» Instructions to follow
All entries below are to be set down again, identical to the source.

Provided records Block Start

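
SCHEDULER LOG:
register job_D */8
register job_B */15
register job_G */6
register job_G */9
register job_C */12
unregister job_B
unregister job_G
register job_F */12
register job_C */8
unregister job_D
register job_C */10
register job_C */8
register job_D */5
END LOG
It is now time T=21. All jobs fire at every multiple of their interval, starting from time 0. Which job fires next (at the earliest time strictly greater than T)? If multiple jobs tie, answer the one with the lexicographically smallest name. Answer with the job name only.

Op 1: register job_D */8 -> active={job_D:*/8}
Op 2: register job_B */15 -> active={job_B:*/15, job_D:*/8}
Op 3: register job_G */6 -> active={job_B:*/15, job_D:*/8, job_G:*/6}
Op 4: register job_G */9 -> active={job_B:*/15, job_D:*/8, job_G:*/9}
Op 5: register job_C */12 -> active={job_B:*/15, job_C:*/12, job_D:*/8, job_G:*/9}
Op 6: unregister job_B -> active={job_C:*/12, job_D:*/8, job_G:*/9}
Op 7: unregister job_G -> active={job_C:*/12, job_D:*/8}
Op 8: register job_F */12 -> active={job_C:*/12, job_D:*/8, job_F:*/12}
Op 9: register job_C */8 -> active={job_C:*/8, job_D:*/8, job_F:*/12}
Op 10: unregister job_D -> active={job_C:*/8, job_F:*/12}
Op 11: register job_C */10 -> active={job_C:*/10, job_F:*/12}
Op 12: register job_C */8 -> active={job_C:*/8, job_F:*/12}
Op 13: register job_D */5 -> active={job_C:*/8, job_D:*/5, job_F:*/12}
  job_C: interval 8, next fire after T=21 is 24
  job_D: interval 5, next fire after T=21 is 25
  job_F: interval 12, next fire after T=21 is 24
Earliest = 24, winner (lex tiebreak) = job_C

Answer: job_C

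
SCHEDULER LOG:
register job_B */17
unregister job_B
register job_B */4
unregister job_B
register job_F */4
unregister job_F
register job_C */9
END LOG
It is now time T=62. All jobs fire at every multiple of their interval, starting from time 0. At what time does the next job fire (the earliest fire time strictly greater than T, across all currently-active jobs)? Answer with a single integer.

Op 1: register job_B */17 -> active={job_B:*/17}
Op 2: unregister job_B -> active={}
Op 3: register job_B */4 -> active={job_B:*/4}
Op 4: unregister job_B -> active={}
Op 5: register job_F */4 -> active={job_F:*/4}
Op 6: unregister job_F -> active={}
Op 7: register job_C */9 -> active={job_C:*/9}
  job_C: interval 9, next fire after T=62 is 63
Earliest fire time = 63 (job job_C)

Answer: 63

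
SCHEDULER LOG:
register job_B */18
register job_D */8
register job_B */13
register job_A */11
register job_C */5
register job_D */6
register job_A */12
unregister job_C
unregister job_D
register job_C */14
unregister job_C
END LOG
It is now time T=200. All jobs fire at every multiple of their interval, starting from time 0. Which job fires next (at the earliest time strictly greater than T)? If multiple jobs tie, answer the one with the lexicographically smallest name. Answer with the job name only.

Answer: job_A

Derivation:
Op 1: register job_B */18 -> active={job_B:*/18}
Op 2: register job_D */8 -> active={job_B:*/18, job_D:*/8}
Op 3: register job_B */13 -> active={job_B:*/13, job_D:*/8}
Op 4: register job_A */11 -> active={job_A:*/11, job_B:*/13, job_D:*/8}
Op 5: register job_C */5 -> active={job_A:*/11, job_B:*/13, job_C:*/5, job_D:*/8}
Op 6: register job_D */6 -> active={job_A:*/11, job_B:*/13, job_C:*/5, job_D:*/6}
Op 7: register job_A */12 -> active={job_A:*/12, job_B:*/13, job_C:*/5, job_D:*/6}
Op 8: unregister job_C -> active={job_A:*/12, job_B:*/13, job_D:*/6}
Op 9: unregister job_D -> active={job_A:*/12, job_B:*/13}
Op 10: register job_C */14 -> active={job_A:*/12, job_B:*/13, job_C:*/14}
Op 11: unregister job_C -> active={job_A:*/12, job_B:*/13}
  job_A: interval 12, next fire after T=200 is 204
  job_B: interval 13, next fire after T=200 is 208
Earliest = 204, winner (lex tiebreak) = job_A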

Provided records Block End

» Reply
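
SCHEDULER LOG:
register job_D */8
register job_B */15
register job_G */6
register job_G */9
register job_C */12
unregister job_B
unregister job_G
register job_F */12
register job_C */8
unregister job_D
register job_C */10
register job_C */8
register job_D */5
END LOG
It is now time T=21. All jobs fire at every multiple of their interval, starting from time 0. Which job fires next (at the earliest time strictly greater than T)? If multiple jobs tie, answer the one with the lexicographically smallest name. Answer with the job name only.

Op 1: register job_D */8 -> active={job_D:*/8}
Op 2: register job_B */15 -> active={job_B:*/15, job_D:*/8}
Op 3: register job_G */6 -> active={job_B:*/15, job_D:*/8, job_G:*/6}
Op 4: register job_G */9 -> active={job_B:*/15, job_D:*/8, job_G:*/9}
Op 5: register job_C */12 -> active={job_B:*/15, job_C:*/12, job_D:*/8, job_G:*/9}
Op 6: unregister job_B -> active={job_C:*/12, job_D:*/8, job_G:*/9}
Op 7: unregister job_G -> active={job_C:*/12, job_D:*/8}
Op 8: register job_F */12 -> active={job_C:*/12, job_D:*/8, job_F:*/12}
Op 9: register job_C */8 -> active={job_C:*/8, job_D:*/8, job_F:*/12}
Op 10: unregister job_D -> active={job_C:*/8, job_F:*/12}
Op 11: register job_C */10 -> active={job_C:*/10, job_F:*/12}
Op 12: register job_C */8 -> active={job_C:*/8, job_F:*/12}
Op 13: register job_D */5 -> active={job_C:*/8, job_D:*/5, job_F:*/12}
  job_C: interval 8, next fire after T=21 is 24
  job_D: interval 5, next fire after T=21 is 25
  job_F: interval 12, next fire after T=21 is 24
Earliest = 24, winner (lex tiebreak) = job_C

Answer: job_C

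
SCHEDULER LOG:
register job_B */17
unregister job_B
register job_B */4
unregister job_B
register job_F */4
unregister job_F
register job_C */9
END LOG
It is now time T=62. All jobs fire at every multiple of their interval, starting from time 0. At what time does the next job fire (the earliest fire time strictly greater than T, across all currently-active jobs)? Answer with a single integer.

Op 1: register job_B */17 -> active={job_B:*/17}
Op 2: unregister job_B -> active={}
Op 3: register job_B */4 -> active={job_B:*/4}
Op 4: unregister job_B -> active={}
Op 5: register job_F */4 -> active={job_F:*/4}
Op 6: unregister job_F -> active={}
Op 7: register job_C */9 -> active={job_C:*/9}
  job_C: interval 9, next fire after T=62 is 63
Earliest fire time = 63 (job job_C)

Answer: 63

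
SCHEDULER LOG:
register job_B */18
register job_D */8
register job_B */13
register job_A */11
register job_C */5
register job_D */6
register job_A */12
unregister job_C
unregister job_D
register job_C */14
unregister job_C
END LOG
It is now time T=200. All jobs fire at every multiple of their interval, starting from time 0. Which job fires next (at the earliest time strictly greater than T)? If multiple jobs tie, answer the one with the lexicographically smallest name. Answer with the job name only.

Answer: job_A

Derivation:
Op 1: register job_B */18 -> active={job_B:*/18}
Op 2: register job_D */8 -> active={job_B:*/18, job_D:*/8}
Op 3: register job_B */13 -> active={job_B:*/13, job_D:*/8}
Op 4: register job_A */11 -> active={job_A:*/11, job_B:*/13, job_D:*/8}
Op 5: register job_C */5 -> active={job_A:*/11, job_B:*/13, job_C:*/5, job_D:*/8}
Op 6: register job_D */6 -> active={job_A:*/11, job_B:*/13, job_C:*/5, job_D:*/6}
Op 7: register job_A */12 -> active={job_A:*/12, job_B:*/13, job_C:*/5, job_D:*/6}
Op 8: unregister job_C -> active={job_A:*/12, job_B:*/13, job_D:*/6}
Op 9: unregister job_D -> active={job_A:*/12, job_B:*/13}
Op 10: register job_C */14 -> active={job_A:*/12, job_B:*/13, job_C:*/14}
Op 11: unregister job_C -> active={job_A:*/12, job_B:*/13}
  job_A: interval 12, next fire after T=200 is 204
  job_B: interval 13, next fire after T=200 is 208
Earliest = 204, winner (lex tiebreak) = job_A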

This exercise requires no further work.